Records from a collection
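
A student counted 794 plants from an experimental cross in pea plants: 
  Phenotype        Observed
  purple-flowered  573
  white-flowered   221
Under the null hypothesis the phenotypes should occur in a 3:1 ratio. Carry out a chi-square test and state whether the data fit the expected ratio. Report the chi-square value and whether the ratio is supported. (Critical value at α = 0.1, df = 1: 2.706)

Under the 3:1 hypothesis (Σ ratio = 4, N = 794):
  purple-flowered: 794 × 3/4 = 595.5
  white-flowered: 794 × 1/4 = 198.5
χ² = Σ (O − E)² / E
  purple-flowered: (573 − 595.5)² / 595.5 = 0.8501
  white-flowered: (221 − 198.5)² / 198.5 = 2.5504
χ² = 0.8501 + 2.5504 = 3.4005 ≈ 3.401
Degrees of freedom = 2 − 1 = 1; critical value at α = 0.1 is 2.706.
Since 3.401 > 2.706, we reject the null hypothesis — the data do not fit the 3:1 ratio.

3.401; not consistent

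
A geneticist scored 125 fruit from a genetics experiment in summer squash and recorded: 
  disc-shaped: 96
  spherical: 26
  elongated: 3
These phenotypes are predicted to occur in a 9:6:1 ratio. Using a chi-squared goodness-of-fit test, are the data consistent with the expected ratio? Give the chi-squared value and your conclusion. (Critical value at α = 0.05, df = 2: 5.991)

Under the 9:6:1 hypothesis (Σ ratio = 16, N = 125):
  disc-shaped: 125 × 9/16 = 70.3125
  spherical: 125 × 6/16 = 46.875
  elongated: 125 × 1/16 = 7.8125
χ² = Σ (O − E)² / E
  disc-shaped: (96 − 70.3125)² / 70.3125 = 9.3845
  spherical: (26 − 46.875)² / 46.875 = 9.2963
  elongated: (3 − 7.8125)² / 7.8125 = 2.9645
χ² = 9.3845 + 9.2963 + 2.9645 = 21.6453 ≈ 21.645
Degrees of freedom = 3 − 1 = 2; critical value at α = 0.05 is 5.991.
Since 21.645 > 5.991, we reject the null hypothesis — the data do not fit the 9:6:1 ratio.

21.645; not consistent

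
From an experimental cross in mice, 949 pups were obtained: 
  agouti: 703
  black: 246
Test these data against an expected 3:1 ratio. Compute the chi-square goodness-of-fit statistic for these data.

Expected counts for N = 949 under a 3:1 ratio (total parts = 4):
  agouti: 949 × 3/4 = 711.75
  black: 949 × 1/4 = 237.25
χ² = Σ (O − E)² / E
  agouti: (703 − 711.75)² / 711.75 = 0.1076
  black: (246 − 237.25)² / 237.25 = 0.3227
χ² = 0.1076 + 0.3227 = 0.4303 ≈ 0.430

0.430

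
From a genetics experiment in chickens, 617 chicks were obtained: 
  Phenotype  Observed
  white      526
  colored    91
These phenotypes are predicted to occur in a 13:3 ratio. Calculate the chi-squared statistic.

6.484

Under the 13:3 hypothesis (Σ ratio = 16, N = 617):
  white: 617 × 13/16 = 501.3125
  colored: 617 × 3/16 = 115.6875
χ² = Σ (O − E)² / E
  white: (526 − 501.3125)² / 501.3125 = 1.2158
  colored: (91 − 115.6875)² / 115.6875 = 5.2683
χ² = 1.2158 + 5.2683 = 6.4841 ≈ 6.484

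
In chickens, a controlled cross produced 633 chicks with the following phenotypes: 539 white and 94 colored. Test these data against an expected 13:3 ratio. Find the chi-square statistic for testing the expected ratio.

6.320

The 13:3 ratio has 16 parts, so with N = 633 the expected counts are:
  white: 633 × 13/16 = 514.3125
  colored: 633 × 3/16 = 118.6875
χ² = Σ (O − E)² / E
  white: (539 − 514.3125)² / 514.3125 = 1.1850
  colored: (94 − 118.6875)² / 118.6875 = 5.1351
χ² = 1.1850 + 5.1351 = 6.3201 ≈ 6.320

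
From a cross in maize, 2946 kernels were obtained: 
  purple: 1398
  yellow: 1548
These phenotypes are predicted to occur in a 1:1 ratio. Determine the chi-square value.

The 1:1 ratio has 2 parts, so with N = 2946 the expected counts are:
  purple: 2946 × 1/2 = 1473
  yellow: 2946 × 1/2 = 1473
χ² = Σ (O − E)² / E
  purple: (1398 − 1473)² / 1473 = 3.8187
  yellow: (1548 − 1473)² / 1473 = 3.8187
χ² = 3.8187 + 3.8187 = 7.6374 ≈ 7.637

7.637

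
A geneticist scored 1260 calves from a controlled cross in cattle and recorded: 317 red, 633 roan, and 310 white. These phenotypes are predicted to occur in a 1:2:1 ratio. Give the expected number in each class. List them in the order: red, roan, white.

315, 630, 315

The 1:2:1 ratio has 4 parts, so with N = 1260 the expected counts are:
  red: 1260 × 1/4 = 315
  roan: 1260 × 2/4 = 630
  white: 1260 × 1/4 = 315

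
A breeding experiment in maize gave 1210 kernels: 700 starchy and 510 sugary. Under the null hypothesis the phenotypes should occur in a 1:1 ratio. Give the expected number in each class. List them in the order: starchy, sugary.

Expected counts for N = 1210 under a 1:1 ratio (total parts = 2):
  starchy: 1210 × 1/2 = 605
  sugary: 1210 × 1/2 = 605

605, 605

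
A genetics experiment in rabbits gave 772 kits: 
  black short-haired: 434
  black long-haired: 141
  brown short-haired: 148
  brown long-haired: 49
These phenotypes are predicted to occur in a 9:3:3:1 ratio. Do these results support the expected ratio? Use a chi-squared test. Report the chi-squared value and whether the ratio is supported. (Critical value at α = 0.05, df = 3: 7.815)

0.182; consistent

Expected counts for N = 772 under a 9:3:3:1 ratio (total parts = 16):
  black short-haired: 772 × 9/16 = 434.25
  black long-haired: 772 × 3/16 = 144.75
  brown short-haired: 772 × 3/16 = 144.75
  brown long-haired: 772 × 1/16 = 48.25
χ² = Σ (O − E)² / E
  black short-haired: (434 − 434.25)² / 434.25 = 0.0001
  black long-haired: (141 − 144.75)² / 144.75 = 0.0972
  brown short-haired: (148 − 144.75)² / 144.75 = 0.0730
  brown long-haired: (49 − 48.25)² / 48.25 = 0.0117
χ² = 0.0001 + 0.0972 + 0.0730 + 0.0117 = 0.182
Degrees of freedom = 4 − 1 = 3; critical value at α = 0.05 is 7.815.
Since 0.182 < 7.815, we fail to reject the null hypothesis — the data are consistent with the 9:3:3:1 ratio.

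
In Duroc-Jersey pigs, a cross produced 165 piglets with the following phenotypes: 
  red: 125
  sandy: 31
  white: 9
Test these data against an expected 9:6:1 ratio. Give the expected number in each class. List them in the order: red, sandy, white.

92.8125, 61.875, 10.3125

The 9:6:1 ratio has 16 parts, so with N = 165 the expected counts are:
  red: 165 × 9/16 = 92.8125
  sandy: 165 × 6/16 = 61.875
  white: 165 × 1/16 = 10.3125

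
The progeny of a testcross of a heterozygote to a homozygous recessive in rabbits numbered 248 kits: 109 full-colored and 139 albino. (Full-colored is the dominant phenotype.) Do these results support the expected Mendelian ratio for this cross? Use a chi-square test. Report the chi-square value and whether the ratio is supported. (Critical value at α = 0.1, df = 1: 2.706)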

- Your goal -
An exact copy of all the records above is the required answer.

- Exercise response -
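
A student counted 794 plants from an experimental cross in pea plants: 
  Phenotype        Observed
  purple-flowered  573
  white-flowered   221
Under the null hypothesis the phenotypes should occur in a 3:1 ratio. Carry out a chi-square test and state whether the data fit the expected ratio. Report the chi-square value and whether the ratio is supported. (Critical value at α = 0.1, df = 1: 2.706)

Under the 3:1 hypothesis (Σ ratio = 4, N = 794):
  purple-flowered: 794 × 3/4 = 595.5
  white-flowered: 794 × 1/4 = 198.5
χ² = Σ (O − E)² / E
  purple-flowered: (573 − 595.5)² / 595.5 = 0.8501
  white-flowered: (221 − 198.5)² / 198.5 = 2.5504
χ² = 0.8501 + 2.5504 = 3.4005 ≈ 3.401
Degrees of freedom = 2 − 1 = 1; critical value at α = 0.1 is 2.706.
Since 3.401 > 2.706, we reject the null hypothesis — the data do not fit the 3:1 ratio.

3.401; not consistent

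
A geneticist scored 125 fruit from a genetics experiment in summer squash and recorded: 
  disc-shaped: 96
  spherical: 26
  elongated: 3
These phenotypes are predicted to occur in a 9:6:1 ratio. Using a chi-squared goodness-of-fit test, are the data consistent with the expected ratio? Give the chi-squared value and your conclusion. (Critical value at α = 0.05, df = 2: 5.991)

Under the 9:6:1 hypothesis (Σ ratio = 16, N = 125):
  disc-shaped: 125 × 9/16 = 70.3125
  spherical: 125 × 6/16 = 46.875
  elongated: 125 × 1/16 = 7.8125
χ² = Σ (O − E)² / E
  disc-shaped: (96 − 70.3125)² / 70.3125 = 9.3845
  spherical: (26 − 46.875)² / 46.875 = 9.2963
  elongated: (3 − 7.8125)² / 7.8125 = 2.9645
χ² = 9.3845 + 9.2963 + 2.9645 = 21.6453 ≈ 21.645
Degrees of freedom = 3 − 1 = 2; critical value at α = 0.05 is 5.991.
Since 21.645 > 5.991, we reject the null hypothesis — the data do not fit the 9:6:1 ratio.

21.645; not consistent

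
From an experimental cross in mice, 949 pups were obtained: 
  agouti: 703
  black: 246
Test these data against an expected 3:1 ratio. Compute the chi-square goodness-of-fit statistic for these data.

Expected counts for N = 949 under a 3:1 ratio (total parts = 4):
  agouti: 949 × 3/4 = 711.75
  black: 949 × 1/4 = 237.25
χ² = Σ (O − E)² / E
  agouti: (703 − 711.75)² / 711.75 = 0.1076
  black: (246 − 237.25)² / 237.25 = 0.3227
χ² = 0.1076 + 0.3227 = 0.4303 ≈ 0.430

0.430

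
From a genetics experiment in chickens, 617 chicks were obtained: 
  Phenotype  Observed
  white      526
  colored    91
These phenotypes are predicted to occur in a 13:3 ratio. Calculate the chi-squared statistic.

6.484

Under the 13:3 hypothesis (Σ ratio = 16, N = 617):
  white: 617 × 13/16 = 501.3125
  colored: 617 × 3/16 = 115.6875
χ² = Σ (O − E)² / E
  white: (526 − 501.3125)² / 501.3125 = 1.2158
  colored: (91 − 115.6875)² / 115.6875 = 5.2683
χ² = 1.2158 + 5.2683 = 6.4841 ≈ 6.484

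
In chickens, a controlled cross produced 633 chicks with the following phenotypes: 539 white and 94 colored. Test these data against an expected 13:3 ratio. Find the chi-square statistic for testing the expected ratio.

6.320

The 13:3 ratio has 16 parts, so with N = 633 the expected counts are:
  white: 633 × 13/16 = 514.3125
  colored: 633 × 3/16 = 118.6875
χ² = Σ (O − E)² / E
  white: (539 − 514.3125)² / 514.3125 = 1.1850
  colored: (94 − 118.6875)² / 118.6875 = 5.1351
χ² = 1.1850 + 5.1351 = 6.3201 ≈ 6.320

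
From a cross in maize, 2946 kernels were obtained: 
  purple: 1398
  yellow: 1548
These phenotypes are predicted to occur in a 1:1 ratio. Determine the chi-square value.

The 1:1 ratio has 2 parts, so with N = 2946 the expected counts are:
  purple: 2946 × 1/2 = 1473
  yellow: 2946 × 1/2 = 1473
χ² = Σ (O − E)² / E
  purple: (1398 − 1473)² / 1473 = 3.8187
  yellow: (1548 − 1473)² / 1473 = 3.8187
χ² = 3.8187 + 3.8187 = 7.6374 ≈ 7.637

7.637

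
A geneticist scored 1260 calves from a controlled cross in cattle and recorded: 317 red, 633 roan, and 310 white. These phenotypes are predicted to occur in a 1:2:1 ratio. Give the expected number in each class. List them in the order: red, roan, white.

315, 630, 315

The 1:2:1 ratio has 4 parts, so with N = 1260 the expected counts are:
  red: 1260 × 1/4 = 315
  roan: 1260 × 2/4 = 630
  white: 1260 × 1/4 = 315

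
A breeding experiment in maize gave 1210 kernels: 700 starchy and 510 sugary. Under the null hypothesis the phenotypes should occur in a 1:1 ratio. Give the expected number in each class. List them in the order: starchy, sugary.

Expected counts for N = 1210 under a 1:1 ratio (total parts = 2):
  starchy: 1210 × 1/2 = 605
  sugary: 1210 × 1/2 = 605

605, 605

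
A genetics experiment in rabbits gave 772 kits: 
  black short-haired: 434
  black long-haired: 141
  brown short-haired: 148
  brown long-haired: 49
These phenotypes are predicted to occur in a 9:3:3:1 ratio. Do these results support the expected ratio? Use a chi-squared test. Report the chi-squared value and whether the ratio is supported. (Critical value at α = 0.05, df = 3: 7.815)

0.182; consistent

Expected counts for N = 772 under a 9:3:3:1 ratio (total parts = 16):
  black short-haired: 772 × 9/16 = 434.25
  black long-haired: 772 × 3/16 = 144.75
  brown short-haired: 772 × 3/16 = 144.75
  brown long-haired: 772 × 1/16 = 48.25
χ² = Σ (O − E)² / E
  black short-haired: (434 − 434.25)² / 434.25 = 0.0001
  black long-haired: (141 − 144.75)² / 144.75 = 0.0972
  brown short-haired: (148 − 144.75)² / 144.75 = 0.0730
  brown long-haired: (49 − 48.25)² / 48.25 = 0.0117
χ² = 0.0001 + 0.0972 + 0.0730 + 0.0117 = 0.182
Degrees of freedom = 4 − 1 = 3; critical value at α = 0.05 is 7.815.
Since 0.182 < 7.815, we fail to reject the null hypothesis — the data are consistent with the 9:3:3:1 ratio.

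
In Duroc-Jersey pigs, a cross produced 165 piglets with the following phenotypes: 
  red: 125
  sandy: 31
  white: 9
Test these data against an expected 9:6:1 ratio. Give the expected number in each class. List them in the order: red, sandy, white.

92.8125, 61.875, 10.3125

The 9:6:1 ratio has 16 parts, so with N = 165 the expected counts are:
  red: 165 × 9/16 = 92.8125
  sandy: 165 × 6/16 = 61.875
  white: 165 × 1/16 = 10.3125

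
The progeny of a testcross of a heterozygote to a homozygous recessive in rabbits numbered 248 kits: 109 full-colored and 139 albino. (Full-colored is the dominant phenotype.) Do these results support the expected Mendelian ratio for this cross? Use a chi-square test. Report the chi-square value and whether the ratio is supported. (Critical value at α = 0.1, df = 1: 2.706)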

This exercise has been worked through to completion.